Saved data entries:
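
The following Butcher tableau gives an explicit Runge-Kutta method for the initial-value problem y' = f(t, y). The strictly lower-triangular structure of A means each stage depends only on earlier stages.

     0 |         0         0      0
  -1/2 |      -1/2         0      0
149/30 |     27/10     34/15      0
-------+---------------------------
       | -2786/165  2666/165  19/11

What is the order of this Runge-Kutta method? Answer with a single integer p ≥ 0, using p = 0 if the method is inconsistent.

2

b = (-2786/165, 2666/165, 19/11)
c = (0, -1/2, 149/30)
Ac = (0, 0, -17/15)
Σ b_i: (-2786/165)·1 + 2666/165·1 + 19/11·1 = 1 ✓
b·c: 2666/165·(-1/2) + 19/11·149/30 = 1/2 ✓
b·c²: 2666/165·1/4 + 19/11·22201/900 = 461809/9900 ≠ 1/3 ⇒ order 2.
b·Ac: 19/11·(-17/15) = -323/165 ≠ 1/6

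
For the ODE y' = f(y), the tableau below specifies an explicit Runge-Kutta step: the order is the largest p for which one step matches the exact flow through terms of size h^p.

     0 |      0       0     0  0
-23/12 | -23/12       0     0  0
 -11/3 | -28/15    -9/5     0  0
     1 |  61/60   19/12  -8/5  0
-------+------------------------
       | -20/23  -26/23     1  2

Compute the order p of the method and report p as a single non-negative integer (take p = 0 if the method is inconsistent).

2

b = (-20/23, -26/23, 1, 2)
c = (0, -23/12, -11/3, 1)
Ac = (0, 0, 69/20, 2039/720)
Σ b_i: (-20/23)·1 + (-26/23)·1 + 1·1 + 2·1 = 1 ✓
b·c: (-26/23)·(-23/12) + 1·(-11/3) + 2·1 = 1/2 ✓
b·c²: (-26/23)·529/144 + 1·121/9 + 2·1 = 271/24 ≠ 1/3 ⇒ order 2.
b·Ac: 1·69/20 + 2·2039/720 = 3281/360 ≠ 1/6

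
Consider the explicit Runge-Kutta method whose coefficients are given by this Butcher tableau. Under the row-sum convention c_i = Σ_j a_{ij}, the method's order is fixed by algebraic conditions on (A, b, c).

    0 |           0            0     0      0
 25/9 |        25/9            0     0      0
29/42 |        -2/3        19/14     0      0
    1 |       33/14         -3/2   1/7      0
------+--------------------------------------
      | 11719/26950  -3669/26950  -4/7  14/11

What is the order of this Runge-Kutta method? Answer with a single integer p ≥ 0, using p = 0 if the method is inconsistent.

2

b = (11719/26950, -3669/26950, -4/7, 14/11)
c = (0, 25/9, 29/42, 1)
Ac = (0, 0, 475/126, -598/147)
Σ b_i: 11719/26950·1 + (-3669/26950)·1 + (-4/7)·1 + 14/11·1 = 1 ✓
b·c: (-3669/26950)·25/9 + (-4/7)·29/42 + 14/11·1 = 1/2 ✓
b·c²: (-3669/26950)·625/81 + (-4/7)·841/1764 + 14/11·1 = -10223/203742 ≠ 1/3 ⇒ order 2.
b·Ac: (-4/7)·475/126 + 14/11·(-598/147) = -35566/4851 ≠ 1/6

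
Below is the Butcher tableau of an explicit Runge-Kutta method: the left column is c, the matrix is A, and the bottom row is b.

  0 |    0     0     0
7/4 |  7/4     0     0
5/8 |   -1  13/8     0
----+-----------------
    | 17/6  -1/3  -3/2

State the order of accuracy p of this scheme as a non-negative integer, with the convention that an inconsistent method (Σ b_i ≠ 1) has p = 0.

1

b = (17/6, -1/3, -3/2)
c = (0, 7/4, 5/8)
Ac = (0, 0, 91/32)
Σ b_i: 17/6·1 + (-1/3)·1 + (-3/2)·1 = 1 ✓
b·c: (-1/3)·7/4 + (-3/2)·5/8 = -73/48 ≠ 1/2 ⇒ order 1.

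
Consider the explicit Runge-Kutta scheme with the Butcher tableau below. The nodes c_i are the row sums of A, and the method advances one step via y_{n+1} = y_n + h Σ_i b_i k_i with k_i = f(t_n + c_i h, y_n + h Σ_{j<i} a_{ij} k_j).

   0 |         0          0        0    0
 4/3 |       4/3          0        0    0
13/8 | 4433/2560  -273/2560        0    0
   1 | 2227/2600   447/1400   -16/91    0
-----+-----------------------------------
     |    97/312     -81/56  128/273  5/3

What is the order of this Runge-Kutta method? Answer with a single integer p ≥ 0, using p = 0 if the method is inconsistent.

b = (97/312, -81/56, 128/273, 5/3)
c = (0, 4/3, 13/8, 1)
Ac = (0, 0, -91/640, 7/50)
Σ b_i: 97/312·1 + (-81/56)·1 + 128/273·1 + 5/3·1 = 1 ✓
b·c: (-81/56)·4/3 + 128/273·13/8 + 5/3·1 = 1/2 ✓
b·c²: (-81/56)·16/9 + 128/273·169/64 + 5/3·1 = 1/3 ✓
b·Ac: 128/273·(-91/640) + 5/3·7/50 = 1/6 ✓
b·c³: (-81/56)·64/27 + 128/273·2197/512 + 5/3·1 = 1/4 ✓
b·(c∘Ac): 128/273·(-1183/5120) + 5/3·7/50 = 1/8 ✓
b·Ac²: 128/273·(-91/480) + 5/3·31/300 = 1/12 ✓
b·A²c: 5/3·1/40 = 1/24 ✓; 4 stages ⇒ order 4.

4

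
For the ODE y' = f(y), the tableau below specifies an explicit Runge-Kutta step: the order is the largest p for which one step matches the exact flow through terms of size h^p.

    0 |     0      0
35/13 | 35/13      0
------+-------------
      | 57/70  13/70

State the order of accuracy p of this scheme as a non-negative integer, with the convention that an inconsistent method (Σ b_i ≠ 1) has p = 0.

b = (57/70, 13/70)
c = (0, 35/13)
Σ b_i: 57/70·1 + 13/70·1 = 1 ✓
b·c: 13/70·35/13 = 1/2 ✓; 2 stages ⇒ order 2.

2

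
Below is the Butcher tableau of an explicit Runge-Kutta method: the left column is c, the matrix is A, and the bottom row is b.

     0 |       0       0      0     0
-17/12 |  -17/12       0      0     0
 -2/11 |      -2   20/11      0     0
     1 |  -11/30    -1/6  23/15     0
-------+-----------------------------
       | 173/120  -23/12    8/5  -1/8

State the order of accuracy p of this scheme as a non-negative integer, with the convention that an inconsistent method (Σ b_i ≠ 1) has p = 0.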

◆ Instructions to follow ◆
Reproduce every entry, word for word.

◆ Answer for the task ◆
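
The following Butcher tableau gives an explicit Runge-Kutta method for the initial-value problem y' = f(t, y). The strictly lower-triangular structure of A means each stage depends only on earlier stages.

     0 |         0         0      0
  -1/2 |      -1/2         0      0
149/30 |     27/10     34/15      0
-------+---------------------------
       | -2786/165  2666/165  19/11

What is the order of this Runge-Kutta method? Answer with a single integer p ≥ 0, using p = 0 if the method is inconsistent.

2

b = (-2786/165, 2666/165, 19/11)
c = (0, -1/2, 149/30)
Ac = (0, 0, -17/15)
Σ b_i: (-2786/165)·1 + 2666/165·1 + 19/11·1 = 1 ✓
b·c: 2666/165·(-1/2) + 19/11·149/30 = 1/2 ✓
b·c²: 2666/165·1/4 + 19/11·22201/900 = 461809/9900 ≠ 1/3 ⇒ order 2.
b·Ac: 19/11·(-17/15) = -323/165 ≠ 1/6

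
For the ODE y' = f(y), the tableau below specifies an explicit Runge-Kutta step: the order is the largest p for which one step matches the exact flow through terms of size h^p.

     0 |      0       0     0  0
-23/12 | -23/12       0     0  0
 -11/3 | -28/15    -9/5     0  0
     1 |  61/60   19/12  -8/5  0
-------+------------------------
       | -20/23  -26/23     1  2

Compute the order p of the method and report p as a single non-negative integer (take p = 0 if the method is inconsistent).

2

b = (-20/23, -26/23, 1, 2)
c = (0, -23/12, -11/3, 1)
Ac = (0, 0, 69/20, 2039/720)
Σ b_i: (-20/23)·1 + (-26/23)·1 + 1·1 + 2·1 = 1 ✓
b·c: (-26/23)·(-23/12) + 1·(-11/3) + 2·1 = 1/2 ✓
b·c²: (-26/23)·529/144 + 1·121/9 + 2·1 = 271/24 ≠ 1/3 ⇒ order 2.
b·Ac: 1·69/20 + 2·2039/720 = 3281/360 ≠ 1/6

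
Consider the explicit Runge-Kutta method whose coefficients are given by this Butcher tableau. Under the row-sum convention c_i = Σ_j a_{ij}, the method's order is fixed by algebraic conditions on (A, b, c).

    0 |           0            0     0      0
 25/9 |        25/9            0     0      0
29/42 |        -2/3        19/14     0      0
    1 |       33/14         -3/2   1/7      0
------+--------------------------------------
      | 11719/26950  -3669/26950  -4/7  14/11

What is the order of this Runge-Kutta method? Answer with a single integer p ≥ 0, using p = 0 if the method is inconsistent.

2

b = (11719/26950, -3669/26950, -4/7, 14/11)
c = (0, 25/9, 29/42, 1)
Ac = (0, 0, 475/126, -598/147)
Σ b_i: 11719/26950·1 + (-3669/26950)·1 + (-4/7)·1 + 14/11·1 = 1 ✓
b·c: (-3669/26950)·25/9 + (-4/7)·29/42 + 14/11·1 = 1/2 ✓
b·c²: (-3669/26950)·625/81 + (-4/7)·841/1764 + 14/11·1 = -10223/203742 ≠ 1/3 ⇒ order 2.
b·Ac: (-4/7)·475/126 + 14/11·(-598/147) = -35566/4851 ≠ 1/6

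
Below is the Butcher tableau of an explicit Runge-Kutta method: the left column is c, the matrix is A, and the bottom row is b.

  0 |    0     0     0
7/4 |  7/4     0     0
5/8 |   -1  13/8     0
----+-----------------
    | 17/6  -1/3  -3/2

State the order of accuracy p of this scheme as a non-negative integer, with the convention that an inconsistent method (Σ b_i ≠ 1) has p = 0.

1

b = (17/6, -1/3, -3/2)
c = (0, 7/4, 5/8)
Ac = (0, 0, 91/32)
Σ b_i: 17/6·1 + (-1/3)·1 + (-3/2)·1 = 1 ✓
b·c: (-1/3)·7/4 + (-3/2)·5/8 = -73/48 ≠ 1/2 ⇒ order 1.

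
Consider the explicit Runge-Kutta scheme with the Butcher tableau below. The nodes c_i are the row sums of A, and the method advances one step via y_{n+1} = y_n + h Σ_i b_i k_i with k_i = f(t_n + c_i h, y_n + h Σ_{j<i} a_{ij} k_j).

   0 |         0          0        0    0
 4/3 |       4/3          0        0    0
13/8 | 4433/2560  -273/2560        0    0
   1 | 2227/2600   447/1400   -16/91    0
-----+-----------------------------------
     |    97/312     -81/56  128/273  5/3

What is the order of this Runge-Kutta method? Answer with a single integer p ≥ 0, using p = 0 if the method is inconsistent.

b = (97/312, -81/56, 128/273, 5/3)
c = (0, 4/3, 13/8, 1)
Ac = (0, 0, -91/640, 7/50)
Σ b_i: 97/312·1 + (-81/56)·1 + 128/273·1 + 5/3·1 = 1 ✓
b·c: (-81/56)·4/3 + 128/273·13/8 + 5/3·1 = 1/2 ✓
b·c²: (-81/56)·16/9 + 128/273·169/64 + 5/3·1 = 1/3 ✓
b·Ac: 128/273·(-91/640) + 5/3·7/50 = 1/6 ✓
b·c³: (-81/56)·64/27 + 128/273·2197/512 + 5/3·1 = 1/4 ✓
b·(c∘Ac): 128/273·(-1183/5120) + 5/3·7/50 = 1/8 ✓
b·Ac²: 128/273·(-91/480) + 5/3·31/300 = 1/12 ✓
b·A²c: 5/3·1/40 = 1/24 ✓; 4 stages ⇒ order 4.

4

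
For the ODE y' = f(y), the tableau below specifies an explicit Runge-Kutta step: the order is the largest p for which one step matches the exact flow through terms of size h^p.

    0 |     0      0
35/13 | 35/13      0
------+-------------
      | 57/70  13/70

State the order of accuracy p of this scheme as a non-negative integer, with the convention that an inconsistent method (Σ b_i ≠ 1) has p = 0.

b = (57/70, 13/70)
c = (0, 35/13)
Σ b_i: 57/70·1 + 13/70·1 = 1 ✓
b·c: 13/70·35/13 = 1/2 ✓; 2 stages ⇒ order 2.

2

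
Below is the Butcher tableau of an explicit Runge-Kutta method: the left column is c, the matrix is A, and the bottom row is b.

     0 |       0       0      0     0
-17/12 |  -17/12       0      0     0
 -2/11 |      -2   20/11      0     0
     1 |  -11/30    -1/6  23/15     0
-------+-----------------------------
       | 173/120  -23/12    8/5  -1/8

State the order of accuracy p of this scheme as a non-negative integer, with the convention that an inconsistent method (Σ b_i ≠ 1) has p = 0.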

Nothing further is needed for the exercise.